╭─ EXTRACTED INFORMATION
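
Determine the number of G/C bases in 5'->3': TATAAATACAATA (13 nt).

1

Counting bases: T=4, A=8, C=1, G=0
Total G or C: 0 + 1 = 1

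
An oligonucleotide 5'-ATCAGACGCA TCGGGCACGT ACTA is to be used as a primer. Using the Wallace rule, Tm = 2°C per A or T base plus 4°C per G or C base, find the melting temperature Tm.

74°C

Base counts: C=7, T=4, A=7, G=6
AT pairs contribute 11, GC pairs contribute 13.
Tm = 2×11 + 4×13 = 74°C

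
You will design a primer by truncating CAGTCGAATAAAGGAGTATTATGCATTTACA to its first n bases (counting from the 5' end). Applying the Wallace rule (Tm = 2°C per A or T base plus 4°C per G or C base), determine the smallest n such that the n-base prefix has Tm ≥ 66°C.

First 23 bases: CAGTCGAATAAAGGAGTATTATG → Tm = 62°C (< 66°C)
First 24 bases: CAGTCGAATAAAGGAGTATTATGC → Tm = 66°C (≥ 66°C)
Each additional base adds 2°C (A/T) or 4°C (G/C), so Tm is non-decreasing in n; n = 24 is the first length to reach 66°C.

n = 24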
╰─
## BRIEF
Give the material again in full, exactly as it appears above.

## WRITTEN ANSWER
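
Determine the number of G/C bases in 5'->3': TATAAATACAATA (13 nt).

1

Counting bases: T=4, A=8, C=1, G=0
Total G or C: 0 + 1 = 1

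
An oligonucleotide 5'-ATCAGACGCA TCGGGCACGT ACTA is to be used as a primer. Using the Wallace rule, Tm = 2°C per A or T base plus 4°C per G or C base, find the melting temperature Tm.

74°C

Base counts: C=7, T=4, A=7, G=6
AT pairs contribute 11, GC pairs contribute 13.
Tm = 2×11 + 4×13 = 74°C

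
You will design a primer by truncating CAGTCGAATAAAGGAGTATTATGCATTTACA to its first n bases (counting from the 5' end). Applying the Wallace rule (Tm = 2°C per A or T base plus 4°C per G or C base), determine the smallest n such that the n-base prefix has Tm ≥ 66°C.

First 23 bases: CAGTCGAATAAAGGAGTATTATG → Tm = 62°C (< 66°C)
First 24 bases: CAGTCGAATAAAGGAGTATTATGC → Tm = 66°C (≥ 66°C)
Each additional base adds 2°C (A/T) or 4°C (G/C), so Tm is non-decreasing in n; n = 24 is the first length to reach 66°C.

n = 24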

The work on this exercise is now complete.